[[ Material shown open ]]
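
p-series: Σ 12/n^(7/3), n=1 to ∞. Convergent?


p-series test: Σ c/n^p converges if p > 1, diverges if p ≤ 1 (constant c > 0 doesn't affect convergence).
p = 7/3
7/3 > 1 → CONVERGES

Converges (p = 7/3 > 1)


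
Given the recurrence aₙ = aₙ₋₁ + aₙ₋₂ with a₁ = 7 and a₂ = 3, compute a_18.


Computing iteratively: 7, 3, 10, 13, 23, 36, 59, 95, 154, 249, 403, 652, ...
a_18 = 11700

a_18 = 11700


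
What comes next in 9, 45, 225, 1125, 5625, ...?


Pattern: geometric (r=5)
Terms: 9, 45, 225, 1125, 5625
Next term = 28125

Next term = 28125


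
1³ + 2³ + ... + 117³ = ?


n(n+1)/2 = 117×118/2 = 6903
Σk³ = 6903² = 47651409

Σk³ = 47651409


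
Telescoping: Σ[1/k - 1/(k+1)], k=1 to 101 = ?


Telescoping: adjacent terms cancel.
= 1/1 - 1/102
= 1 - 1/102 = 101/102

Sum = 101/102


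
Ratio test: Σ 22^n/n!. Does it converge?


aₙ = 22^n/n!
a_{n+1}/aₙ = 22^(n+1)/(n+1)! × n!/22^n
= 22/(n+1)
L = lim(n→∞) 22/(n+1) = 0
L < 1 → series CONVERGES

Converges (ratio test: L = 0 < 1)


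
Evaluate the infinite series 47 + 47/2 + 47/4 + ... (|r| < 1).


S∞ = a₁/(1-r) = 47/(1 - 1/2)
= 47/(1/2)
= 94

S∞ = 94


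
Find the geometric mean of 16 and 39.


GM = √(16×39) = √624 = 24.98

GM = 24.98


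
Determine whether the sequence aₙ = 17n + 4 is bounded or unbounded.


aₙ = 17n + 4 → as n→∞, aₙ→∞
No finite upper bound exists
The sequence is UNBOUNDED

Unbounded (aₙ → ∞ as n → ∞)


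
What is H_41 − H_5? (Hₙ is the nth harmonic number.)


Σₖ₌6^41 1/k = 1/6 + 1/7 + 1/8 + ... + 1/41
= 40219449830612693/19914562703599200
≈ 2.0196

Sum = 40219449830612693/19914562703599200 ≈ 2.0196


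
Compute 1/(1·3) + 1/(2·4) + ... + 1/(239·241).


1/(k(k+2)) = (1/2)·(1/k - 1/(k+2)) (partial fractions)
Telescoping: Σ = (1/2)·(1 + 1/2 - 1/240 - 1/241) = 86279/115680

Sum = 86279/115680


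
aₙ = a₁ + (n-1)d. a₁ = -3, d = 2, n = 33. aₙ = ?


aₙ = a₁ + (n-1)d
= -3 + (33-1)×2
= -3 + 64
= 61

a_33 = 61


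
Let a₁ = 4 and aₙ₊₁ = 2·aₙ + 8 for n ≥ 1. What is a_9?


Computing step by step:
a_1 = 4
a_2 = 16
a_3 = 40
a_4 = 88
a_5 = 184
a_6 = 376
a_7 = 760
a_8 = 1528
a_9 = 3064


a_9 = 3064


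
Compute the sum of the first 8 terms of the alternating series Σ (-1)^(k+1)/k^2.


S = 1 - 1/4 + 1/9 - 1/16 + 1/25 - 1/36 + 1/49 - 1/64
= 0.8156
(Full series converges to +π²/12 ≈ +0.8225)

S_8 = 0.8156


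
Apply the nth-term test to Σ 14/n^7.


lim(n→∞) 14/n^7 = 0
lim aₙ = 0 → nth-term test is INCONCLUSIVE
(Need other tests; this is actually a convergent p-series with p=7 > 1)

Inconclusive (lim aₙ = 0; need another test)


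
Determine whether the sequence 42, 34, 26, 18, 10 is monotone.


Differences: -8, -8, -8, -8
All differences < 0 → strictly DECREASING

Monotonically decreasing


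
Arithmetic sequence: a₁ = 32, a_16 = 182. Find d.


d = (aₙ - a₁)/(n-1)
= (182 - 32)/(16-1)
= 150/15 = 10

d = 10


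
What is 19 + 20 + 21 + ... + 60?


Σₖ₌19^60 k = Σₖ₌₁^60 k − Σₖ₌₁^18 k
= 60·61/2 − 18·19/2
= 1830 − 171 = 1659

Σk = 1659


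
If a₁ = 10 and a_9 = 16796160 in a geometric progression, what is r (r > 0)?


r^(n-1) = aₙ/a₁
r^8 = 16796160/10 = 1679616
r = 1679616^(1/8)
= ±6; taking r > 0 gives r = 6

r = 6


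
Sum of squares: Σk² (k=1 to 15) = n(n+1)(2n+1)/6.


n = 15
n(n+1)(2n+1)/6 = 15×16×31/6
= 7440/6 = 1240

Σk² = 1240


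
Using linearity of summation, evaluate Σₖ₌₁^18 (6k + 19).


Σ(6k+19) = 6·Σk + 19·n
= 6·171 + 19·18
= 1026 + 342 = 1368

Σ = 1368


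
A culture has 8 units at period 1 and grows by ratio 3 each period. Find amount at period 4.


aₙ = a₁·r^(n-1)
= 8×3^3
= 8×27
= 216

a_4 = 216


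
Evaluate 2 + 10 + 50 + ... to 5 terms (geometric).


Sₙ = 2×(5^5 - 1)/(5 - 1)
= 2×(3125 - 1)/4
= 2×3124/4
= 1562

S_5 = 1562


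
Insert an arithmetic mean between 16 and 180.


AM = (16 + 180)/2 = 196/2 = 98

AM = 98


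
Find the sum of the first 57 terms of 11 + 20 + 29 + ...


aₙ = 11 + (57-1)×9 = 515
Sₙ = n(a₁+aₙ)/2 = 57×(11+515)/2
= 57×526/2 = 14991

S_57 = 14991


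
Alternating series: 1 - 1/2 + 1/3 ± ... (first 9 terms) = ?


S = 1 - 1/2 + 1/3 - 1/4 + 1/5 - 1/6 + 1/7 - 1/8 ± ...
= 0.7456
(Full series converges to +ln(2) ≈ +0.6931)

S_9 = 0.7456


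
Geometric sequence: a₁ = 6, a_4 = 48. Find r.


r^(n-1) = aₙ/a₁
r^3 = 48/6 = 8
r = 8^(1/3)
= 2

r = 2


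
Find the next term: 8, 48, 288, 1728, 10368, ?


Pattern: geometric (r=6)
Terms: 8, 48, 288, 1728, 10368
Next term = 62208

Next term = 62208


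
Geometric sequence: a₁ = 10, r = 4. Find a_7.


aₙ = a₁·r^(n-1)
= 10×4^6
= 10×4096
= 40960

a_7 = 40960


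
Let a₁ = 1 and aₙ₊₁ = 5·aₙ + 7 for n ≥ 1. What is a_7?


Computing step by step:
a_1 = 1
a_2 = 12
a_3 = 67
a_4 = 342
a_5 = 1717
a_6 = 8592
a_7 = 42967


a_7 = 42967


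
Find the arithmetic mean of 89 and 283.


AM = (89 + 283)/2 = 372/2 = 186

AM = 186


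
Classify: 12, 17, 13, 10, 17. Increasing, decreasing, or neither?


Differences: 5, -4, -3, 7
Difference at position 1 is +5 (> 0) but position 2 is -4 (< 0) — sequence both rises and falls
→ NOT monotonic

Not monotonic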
[[ Material shown closed ]]
[[ Material shown open ]]
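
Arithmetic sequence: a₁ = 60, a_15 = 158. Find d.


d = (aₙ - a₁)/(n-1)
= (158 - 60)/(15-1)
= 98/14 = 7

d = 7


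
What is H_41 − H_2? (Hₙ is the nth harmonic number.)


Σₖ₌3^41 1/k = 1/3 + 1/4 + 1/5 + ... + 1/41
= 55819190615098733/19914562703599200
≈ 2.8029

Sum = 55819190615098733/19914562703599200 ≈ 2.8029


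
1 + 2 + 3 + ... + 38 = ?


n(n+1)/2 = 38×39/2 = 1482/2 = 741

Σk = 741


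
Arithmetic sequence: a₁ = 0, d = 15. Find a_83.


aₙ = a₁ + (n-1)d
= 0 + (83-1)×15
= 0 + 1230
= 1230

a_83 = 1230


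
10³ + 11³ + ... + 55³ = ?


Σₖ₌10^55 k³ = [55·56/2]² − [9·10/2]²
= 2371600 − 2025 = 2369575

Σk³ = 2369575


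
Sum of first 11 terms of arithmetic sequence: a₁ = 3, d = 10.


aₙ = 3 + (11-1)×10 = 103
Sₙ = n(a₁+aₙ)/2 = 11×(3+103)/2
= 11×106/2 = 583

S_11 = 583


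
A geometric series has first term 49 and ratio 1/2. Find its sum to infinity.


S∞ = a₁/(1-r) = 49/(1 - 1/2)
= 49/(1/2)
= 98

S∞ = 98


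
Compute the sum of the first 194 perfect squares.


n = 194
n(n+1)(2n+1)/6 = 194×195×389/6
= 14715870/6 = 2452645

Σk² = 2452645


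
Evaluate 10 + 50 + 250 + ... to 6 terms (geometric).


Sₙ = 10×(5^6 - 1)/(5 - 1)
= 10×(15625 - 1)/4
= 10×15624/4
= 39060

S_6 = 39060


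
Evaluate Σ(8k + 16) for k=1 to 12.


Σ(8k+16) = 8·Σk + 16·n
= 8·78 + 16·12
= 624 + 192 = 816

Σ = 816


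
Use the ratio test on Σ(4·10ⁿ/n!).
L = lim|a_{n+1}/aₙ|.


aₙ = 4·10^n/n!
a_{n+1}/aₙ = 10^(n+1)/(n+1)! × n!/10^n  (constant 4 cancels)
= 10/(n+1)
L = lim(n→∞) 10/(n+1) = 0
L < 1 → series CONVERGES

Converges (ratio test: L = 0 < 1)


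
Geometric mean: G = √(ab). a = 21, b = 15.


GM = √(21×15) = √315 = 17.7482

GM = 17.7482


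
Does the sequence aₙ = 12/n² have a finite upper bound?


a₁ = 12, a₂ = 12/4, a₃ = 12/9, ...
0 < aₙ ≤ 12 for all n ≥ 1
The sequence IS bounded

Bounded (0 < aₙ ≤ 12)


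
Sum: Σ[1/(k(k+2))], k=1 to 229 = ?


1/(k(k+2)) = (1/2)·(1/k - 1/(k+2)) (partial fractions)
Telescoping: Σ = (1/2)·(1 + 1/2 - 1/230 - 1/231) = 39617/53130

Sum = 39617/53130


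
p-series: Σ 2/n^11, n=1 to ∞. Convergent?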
[[ Material shown closed ]]
Required work:
Whatever else the listing above holds, retype exactly only the lines from the one containing "A geometric series" to the one containing "p-series: Σ 2/n^11, n=1 to ∞. Convergent?", both ends kept.

Final answer:
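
A geometric series has first term 49 and ratio 1/2. Find its sum to infinity.


S∞ = a₁/(1-r) = 49/(1 - 1/2)
= 49/(1/2)
= 98

S∞ = 98


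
Compute the sum of the first 194 perfect squares.


n = 194
n(n+1)(2n+1)/6 = 194×195×389/6
= 14715870/6 = 2452645

Σk² = 2452645


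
Evaluate 10 + 50 + 250 + ... to 6 terms (geometric).


Sₙ = 10×(5^6 - 1)/(5 - 1)
= 10×(15625 - 1)/4
= 10×15624/4
= 39060

S_6 = 39060


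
Evaluate Σ(8k + 16) for k=1 to 12.


Σ(8k+16) = 8·Σk + 16·n
= 8·78 + 16·12
= 624 + 192 = 816

Σ = 816


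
Use the ratio test on Σ(4·10ⁿ/n!).
L = lim|a_{n+1}/aₙ|.


aₙ = 4·10^n/n!
a_{n+1}/aₙ = 10^(n+1)/(n+1)! × n!/10^n  (constant 4 cancels)
= 10/(n+1)
L = lim(n→∞) 10/(n+1) = 0
L < 1 → series CONVERGES

Converges (ratio test: L = 0 < 1)


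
Geometric mean: G = √(ab). a = 21, b = 15.


GM = √(21×15) = √315 = 17.7482

GM = 17.7482


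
Does the sequence aₙ = 12/n² have a finite upper bound?


a₁ = 12, a₂ = 12/4, a₃ = 12/9, ...
0 < aₙ ≤ 12 for all n ≥ 1
The sequence IS bounded

Bounded (0 < aₙ ≤ 12)


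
Sum: Σ[1/(k(k+2))], k=1 to 229 = ?


1/(k(k+2)) = (1/2)·(1/k - 1/(k+2)) (partial fractions)
Telescoping: Σ = (1/2)·(1 + 1/2 - 1/230 - 1/231) = 39617/53130

Sum = 39617/53130


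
p-series: Σ 2/n^11, n=1 to ∞. Convergent?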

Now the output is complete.